_WHAT NEEDS TO BE DONE_
From the entries below, return only the lines starting at the one that contains "For a slope" and ending at the one that contains "Take α = 79/423 and ρ = 0.", exactly as they stand.

[Opening DATA EXTRACT section]

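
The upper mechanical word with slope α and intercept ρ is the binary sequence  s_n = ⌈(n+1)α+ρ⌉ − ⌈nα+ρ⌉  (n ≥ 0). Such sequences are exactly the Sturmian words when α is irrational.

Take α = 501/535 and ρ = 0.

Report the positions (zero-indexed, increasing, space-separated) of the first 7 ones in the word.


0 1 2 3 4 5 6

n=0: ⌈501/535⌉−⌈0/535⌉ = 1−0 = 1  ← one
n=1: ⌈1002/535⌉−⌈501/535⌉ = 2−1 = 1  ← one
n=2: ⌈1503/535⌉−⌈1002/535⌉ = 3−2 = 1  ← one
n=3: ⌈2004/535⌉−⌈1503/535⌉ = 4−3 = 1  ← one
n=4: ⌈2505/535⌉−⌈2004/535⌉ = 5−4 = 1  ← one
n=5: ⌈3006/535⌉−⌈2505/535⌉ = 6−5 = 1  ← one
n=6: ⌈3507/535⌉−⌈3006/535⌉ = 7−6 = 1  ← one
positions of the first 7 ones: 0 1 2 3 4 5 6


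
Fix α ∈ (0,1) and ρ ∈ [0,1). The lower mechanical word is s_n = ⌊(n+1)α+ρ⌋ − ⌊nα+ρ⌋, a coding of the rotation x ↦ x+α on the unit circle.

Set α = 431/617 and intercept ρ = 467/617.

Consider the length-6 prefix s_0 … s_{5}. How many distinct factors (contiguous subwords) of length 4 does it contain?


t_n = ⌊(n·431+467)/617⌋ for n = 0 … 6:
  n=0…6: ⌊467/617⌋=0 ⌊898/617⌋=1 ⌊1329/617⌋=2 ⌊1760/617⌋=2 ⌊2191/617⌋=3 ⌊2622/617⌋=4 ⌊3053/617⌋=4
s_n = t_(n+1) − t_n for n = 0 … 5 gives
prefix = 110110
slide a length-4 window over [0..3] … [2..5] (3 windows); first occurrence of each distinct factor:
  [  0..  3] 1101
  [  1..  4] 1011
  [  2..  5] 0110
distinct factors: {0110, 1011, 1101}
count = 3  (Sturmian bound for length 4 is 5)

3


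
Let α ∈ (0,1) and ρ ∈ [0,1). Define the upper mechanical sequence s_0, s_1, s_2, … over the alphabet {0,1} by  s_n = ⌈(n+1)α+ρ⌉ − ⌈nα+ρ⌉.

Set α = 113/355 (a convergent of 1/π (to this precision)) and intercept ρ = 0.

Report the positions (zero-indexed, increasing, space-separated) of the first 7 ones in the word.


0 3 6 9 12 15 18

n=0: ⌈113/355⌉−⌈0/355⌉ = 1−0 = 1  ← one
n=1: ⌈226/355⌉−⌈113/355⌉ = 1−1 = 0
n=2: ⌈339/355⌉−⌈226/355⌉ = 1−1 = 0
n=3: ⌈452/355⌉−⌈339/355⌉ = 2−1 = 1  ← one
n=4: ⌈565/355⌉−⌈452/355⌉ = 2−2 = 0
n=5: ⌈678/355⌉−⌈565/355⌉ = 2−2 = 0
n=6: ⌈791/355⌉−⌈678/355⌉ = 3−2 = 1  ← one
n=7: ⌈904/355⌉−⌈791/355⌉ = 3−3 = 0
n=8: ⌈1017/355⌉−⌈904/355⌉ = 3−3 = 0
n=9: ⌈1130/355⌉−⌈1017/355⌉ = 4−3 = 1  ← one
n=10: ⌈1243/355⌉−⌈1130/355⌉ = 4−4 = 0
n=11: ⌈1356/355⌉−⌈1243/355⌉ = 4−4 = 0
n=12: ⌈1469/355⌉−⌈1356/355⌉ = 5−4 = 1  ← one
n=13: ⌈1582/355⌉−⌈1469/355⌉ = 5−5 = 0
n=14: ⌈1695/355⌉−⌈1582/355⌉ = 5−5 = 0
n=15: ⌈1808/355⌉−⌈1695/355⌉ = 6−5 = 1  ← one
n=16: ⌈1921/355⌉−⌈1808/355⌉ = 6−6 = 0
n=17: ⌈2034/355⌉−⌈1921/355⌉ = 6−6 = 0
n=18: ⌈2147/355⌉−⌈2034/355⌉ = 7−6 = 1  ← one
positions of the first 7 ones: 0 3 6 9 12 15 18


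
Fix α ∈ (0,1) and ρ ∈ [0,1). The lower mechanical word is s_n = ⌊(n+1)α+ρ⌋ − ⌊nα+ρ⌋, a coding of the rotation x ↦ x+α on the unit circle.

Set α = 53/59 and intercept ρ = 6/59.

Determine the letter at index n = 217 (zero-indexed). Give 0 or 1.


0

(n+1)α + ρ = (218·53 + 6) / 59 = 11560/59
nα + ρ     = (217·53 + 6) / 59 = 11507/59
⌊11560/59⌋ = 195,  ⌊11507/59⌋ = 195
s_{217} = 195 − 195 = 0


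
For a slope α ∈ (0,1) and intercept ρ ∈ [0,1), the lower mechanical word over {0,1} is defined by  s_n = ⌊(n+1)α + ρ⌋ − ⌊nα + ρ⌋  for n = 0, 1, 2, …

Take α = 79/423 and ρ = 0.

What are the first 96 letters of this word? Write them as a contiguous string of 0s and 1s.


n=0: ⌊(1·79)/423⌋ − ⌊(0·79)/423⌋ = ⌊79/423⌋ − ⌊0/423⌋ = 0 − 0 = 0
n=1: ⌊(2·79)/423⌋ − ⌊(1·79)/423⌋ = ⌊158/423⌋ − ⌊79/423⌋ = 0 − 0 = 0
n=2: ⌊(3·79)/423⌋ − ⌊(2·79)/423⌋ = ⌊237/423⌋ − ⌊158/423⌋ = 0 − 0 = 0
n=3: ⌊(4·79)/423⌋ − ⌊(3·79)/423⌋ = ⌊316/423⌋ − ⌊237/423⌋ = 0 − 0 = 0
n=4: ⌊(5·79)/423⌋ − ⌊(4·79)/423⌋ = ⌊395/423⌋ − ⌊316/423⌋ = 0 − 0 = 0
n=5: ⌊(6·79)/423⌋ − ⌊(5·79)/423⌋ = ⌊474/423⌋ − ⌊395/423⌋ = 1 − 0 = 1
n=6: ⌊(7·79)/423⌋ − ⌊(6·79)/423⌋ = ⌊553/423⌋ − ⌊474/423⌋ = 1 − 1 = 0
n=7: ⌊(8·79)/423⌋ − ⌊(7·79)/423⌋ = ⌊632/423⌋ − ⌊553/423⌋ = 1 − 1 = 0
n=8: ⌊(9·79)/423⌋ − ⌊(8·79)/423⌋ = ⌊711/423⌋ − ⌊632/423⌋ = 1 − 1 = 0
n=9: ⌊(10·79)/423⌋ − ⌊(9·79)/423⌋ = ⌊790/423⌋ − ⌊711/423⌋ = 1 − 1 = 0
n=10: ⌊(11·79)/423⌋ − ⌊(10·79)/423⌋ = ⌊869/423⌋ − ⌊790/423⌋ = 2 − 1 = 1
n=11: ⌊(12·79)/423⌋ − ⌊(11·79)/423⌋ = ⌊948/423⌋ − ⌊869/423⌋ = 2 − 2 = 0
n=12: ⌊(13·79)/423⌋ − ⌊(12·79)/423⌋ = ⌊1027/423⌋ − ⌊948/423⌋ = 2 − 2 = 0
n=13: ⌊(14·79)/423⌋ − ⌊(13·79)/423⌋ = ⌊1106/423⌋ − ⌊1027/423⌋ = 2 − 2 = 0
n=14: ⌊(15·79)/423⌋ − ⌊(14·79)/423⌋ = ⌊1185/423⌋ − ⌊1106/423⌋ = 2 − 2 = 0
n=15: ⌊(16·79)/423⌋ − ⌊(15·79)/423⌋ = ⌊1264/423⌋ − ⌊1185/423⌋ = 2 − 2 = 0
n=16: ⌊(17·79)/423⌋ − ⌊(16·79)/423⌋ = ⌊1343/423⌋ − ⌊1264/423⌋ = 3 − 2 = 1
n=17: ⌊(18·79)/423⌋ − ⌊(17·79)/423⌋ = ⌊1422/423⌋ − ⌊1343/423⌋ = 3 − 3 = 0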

[Closing DATA EXTRACT section]

_RESULT FOR THIS EXERCISE_
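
For a slope α ∈ (0,1) and intercept ρ ∈ [0,1), the lower mechanical word over {0,1} is defined by  s_n = ⌊(n+1)α + ρ⌋ − ⌊nα + ρ⌋  for n = 0, 1, 2, …

Take α = 79/423 and ρ = 0.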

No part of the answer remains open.